WHAT YOU WILL DO: From the line that contains "What is D98F₁₆ in base 10?" to the last line of the data, every line is to be transcribed exactly; no other line is to be included.

STUDY MATERIAL:
———

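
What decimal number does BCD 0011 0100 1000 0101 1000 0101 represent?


Each 4-bit group → digit:
  0011 → 3
  0100 → 4
  1000 → 8
  0101 → 5
  1000 → 8
  0101 → 5
= 348585


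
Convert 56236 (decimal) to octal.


Divide by 8 repeatedly:
56236 ÷ 8 = 7029 remainder 4
7029 ÷ 8 = 878 remainder 5
878 ÷ 8 = 109 remainder 6
109 ÷ 8 = 13 remainder 5
13 ÷ 8 = 1 remainder 5
1 ÷ 8 = 0 remainder 1
Reading remainders bottom-up:
= 0o155654


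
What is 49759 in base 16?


Divide by 16 repeatedly:
49759 ÷ 16 = 3109 remainder 15 (F)
3109 ÷ 16 = 194 remainder 5 (5)
194 ÷ 16 = 12 remainder 2 (2)
12 ÷ 16 = 0 remainder 12 (C)
Reading remainders bottom-up:
= 0xC25F


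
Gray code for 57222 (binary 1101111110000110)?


Binary: 1101111110000110
Gray code: G = B XOR (B >> 1)
B >> 1 = 0110111111000011
1101111110000110 XOR 0110111111000011:
  1 XOR 0 = 1
  1 XOR 1 = 0
  0 XOR 1 = 1
  1 XOR 0 = 1
  1 XOR 1 = 0
  1 XOR 1 = 0
  1 XOR 1 = 0
  1 XOR 1 = 0
  1 XOR 1 = 0
  0 XOR 1 = 1
  0 XOR 0 = 0
  0 XOR 0 = 0
  0 XOR 0 = 0
  1 XOR 0 = 1
  1 XOR 1 = 0
  0 XOR 1 = 1
= 1011000001000101


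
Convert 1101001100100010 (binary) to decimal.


Positional values:
Bit 1: 1 × 2^1 = 2
Bit 5: 1 × 2^5 = 32
Bit 8: 1 × 2^8 = 256
Bit 9: 1 × 2^9 = 512
Bit 12: 1 × 2^12 = 4096
Bit 14: 1 × 2^14 = 16384
Bit 15: 1 × 2^15 = 32768
Sum = 2 + 32 + 256 + 512 + 4096 + 16384 + 32768
= 54050


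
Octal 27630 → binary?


Each octal digit → 3 binary bits:
  2 = 010
  7 = 111
  6 = 110
  3 = 011
  0 = 000
Concatenate: 010 111 110 011 000
= 010111110011000


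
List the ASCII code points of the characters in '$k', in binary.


String: '$k'  (2 characters)
Per-character ASCII lookup:
  '$': special character: '$' = 36 → 100100
  'k': lowercase starts at 97: 'k' = 97 + 10 = 107 → 1101011
= 100100 1101011


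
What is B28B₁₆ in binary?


Each hex digit → 4 binary bits:
  B = 1011
  2 = 0010
  8 = 1000
  B = 1011
Concatenate: 1011 0010 1000 1011
= 1011001010001011


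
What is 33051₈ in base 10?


Positional values:
Position 0: 1 × 8^0 = 1
Position 1: 5 × 8^1 = 40
Position 2: 0 × 8^2 = 0
Position 3: 3 × 8^3 = 1536
Position 4: 3 × 8^4 = 12288
Sum = 1 + 40 + 0 + 1536 + 12288
= 13865


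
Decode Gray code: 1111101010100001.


Gray code: 1111101010100001
MSB stays the same: 1
Each subsequent bit = prev_binary XOR current_gray:
  B[1] = 1 XOR 1 = 0
  B[2] = 0 XOR 1 = 1
  B[3] = 1 XOR 1 = 0
  B[4] = 0 XOR 1 = 1
  B[5] = 1 XOR 0 = 1
  B[6] = 1 XOR 1 = 0
  B[7] = 0 XOR 0 = 0
  B[8] = 0 XOR 1 = 1
  B[9] = 1 XOR 0 = 1
  B[10] = 1 XOR 1 = 0
  B[11] = 0 XOR 0 = 0
  B[12] = 0 XOR 0 = 0
  B[13] = 0 XOR 0 = 0
  B[14] = 0 XOR 0 = 0
  B[15] = 0 XOR 1 = 1
= 1010110011000001 (44225 decimal)


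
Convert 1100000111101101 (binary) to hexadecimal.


Group into 4-bit nibbles: 1100000111101101
  1100 = C
  0001 = 1
  1110 = E
  1101 = D
= 0xC1ED


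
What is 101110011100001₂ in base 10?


Positional values:
Bit 0: 1 × 2^0 = 1
Bit 5: 1 × 2^5 = 32
Bit 6: 1 × 2^6 = 64
Bit 7: 1 × 2^7 = 128
Bit 10: 1 × 2^10 = 1024
Bit 11: 1 × 2^11 = 2048
Bit 12: 1 × 2^12 = 4096
Bit 14: 1 × 2^14 = 16384
Sum = 1 + 32 + 64 + 128 + 1024 + 2048 + 4096 + 16384
= 23777


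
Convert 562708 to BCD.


Each digit → 4-bit binary:
  5 → 0101
  6 → 0110
  2 → 0010
  7 → 0111
  0 → 0000
  8 → 1000
= 0101 0110 0010 0111 0000 1000


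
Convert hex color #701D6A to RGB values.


Hex: #701D6A
R = 70₁₆ = 112
G = 1D₁₆ = 29
B = 6A₁₆ = 106
= RGB(112, 29, 106)


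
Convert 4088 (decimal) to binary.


Divide by 2 repeatedly:
4088 ÷ 2 = 2044 remainder 0
2044 ÷ 2 = 1022 remainder 0
1022 ÷ 2 = 511 remainder 0
511 ÷ 2 = 255 remainder 1
255 ÷ 2 = 127 remainder 1
127 ÷ 2 = 63 remainder 1
63 ÷ 2 = 31 remainder 1
31 ÷ 2 = 15 remainder 1
15 ÷ 2 = 7 remainder 1
7 ÷ 2 = 3 remainder 1
3 ÷ 2 = 1 remainder 1
1 ÷ 2 = 0 remainder 1
Reading remainders bottom-up:
= 111111111000


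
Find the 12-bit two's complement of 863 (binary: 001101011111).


Original: 001101011111
Step 1 - Invert all bits: 110010100000
Step 2 - Add 1: 110010100000 + 1
= 110010100001 (represents -863)


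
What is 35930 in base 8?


Divide by 8 repeatedly:
35930 ÷ 8 = 4491 remainder 2
4491 ÷ 8 = 561 remainder 3
561 ÷ 8 = 70 remainder 1
70 ÷ 8 = 8 remainder 6
8 ÷ 8 = 1 remainder 0
1 ÷ 8 = 0 remainder 1
Reading remainders bottom-up:
= 0o106132


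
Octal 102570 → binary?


Each octal digit → 3 binary bits:
  1 = 001
  0 = 000
  2 = 010
  5 = 101
  7 = 111
  0 = 000
Concatenate: 001 000 010 101 111 000
= 001000010101111000


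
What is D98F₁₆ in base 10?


Positional values:
Position 0: F × 16^0 = 15 × 1 = 15
Position 1: 8 × 16^1 = 8 × 16 = 128
Position 2: 9 × 16^2 = 9 × 256 = 2304
Position 3: D × 16^3 = 13 × 4096 = 53248
Sum = 15 + 128 + 2304 + 53248
= 55695


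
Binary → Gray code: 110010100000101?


Binary: 110010100000101
Gray code: G = B XOR (B >> 1)
B >> 1 = 011001010000010
110010100000101 XOR 011001010000010:
  1 XOR 0 = 1
  1 XOR 1 = 0
  0 XOR 1 = 1
  0 XOR 0 = 0
  1 XOR 0 = 1
  0 XOR 1 = 1
  1 XOR 0 = 1
  0 XOR 1 = 1
  0 XOR 0 = 0
  0 XOR 0 = 0
  0 XOR 0 = 0
  0 XOR 0 = 0
  1 XOR 0 = 1
  0 XOR 1 = 1
  1 XOR 0 = 1
= 101011110000111


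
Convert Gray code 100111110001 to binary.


Gray code: 100111110001
MSB stays the same: 1
Each subsequent bit = prev_binary XOR current_gray:
  B[1] = 1 XOR 0 = 1
  B[2] = 1 XOR 0 = 1
  B[3] = 1 XOR 1 = 0
  B[4] = 0 XOR 1 = 1
  B[5] = 1 XOR 1 = 0
  B[6] = 0 XOR 1 = 1
  B[7] = 1 XOR 1 = 0
  B[8] = 0 XOR 0 = 0
  B[9] = 0 XOR 0 = 0
  B[10] = 0 XOR 0 = 0
  B[11] = 0 XOR 1 = 1
= 111010100001 (3745 decimal)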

———

TASK OUTPUT:
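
What is D98F₁₆ in base 10?


Positional values:
Position 0: F × 16^0 = 15 × 1 = 15
Position 1: 8 × 16^1 = 8 × 16 = 128
Position 2: 9 × 16^2 = 9 × 256 = 2304
Position 3: D × 16^3 = 13 × 4096 = 53248
Sum = 15 + 128 + 2304 + 53248
= 55695


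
Binary → Gray code: 110010100000101?


Binary: 110010100000101
Gray code: G = B XOR (B >> 1)
B >> 1 = 011001010000010
110010100000101 XOR 011001010000010:
  1 XOR 0 = 1
  1 XOR 1 = 0
  0 XOR 1 = 1
  0 XOR 0 = 0
  1 XOR 0 = 1
  0 XOR 1 = 1
  1 XOR 0 = 1
  0 XOR 1 = 1
  0 XOR 0 = 0
  0 XOR 0 = 0
  0 XOR 0 = 0
  0 XOR 0 = 0
  1 XOR 0 = 1
  0 XOR 1 = 1
  1 XOR 0 = 1
= 101011110000111


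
Convert Gray code 100111110001 to binary.


Gray code: 100111110001
MSB stays the same: 1
Each subsequent bit = prev_binary XOR current_gray:
  B[1] = 1 XOR 0 = 1
  B[2] = 1 XOR 0 = 1
  B[3] = 1 XOR 1 = 0
  B[4] = 0 XOR 1 = 1
  B[5] = 1 XOR 1 = 0
  B[6] = 0 XOR 1 = 1
  B[7] = 1 XOR 1 = 0
  B[8] = 0 XOR 0 = 0
  B[9] = 0 XOR 0 = 0
  B[10] = 0 XOR 0 = 0
  B[11] = 0 XOR 1 = 1
= 111010100001 (3745 decimal)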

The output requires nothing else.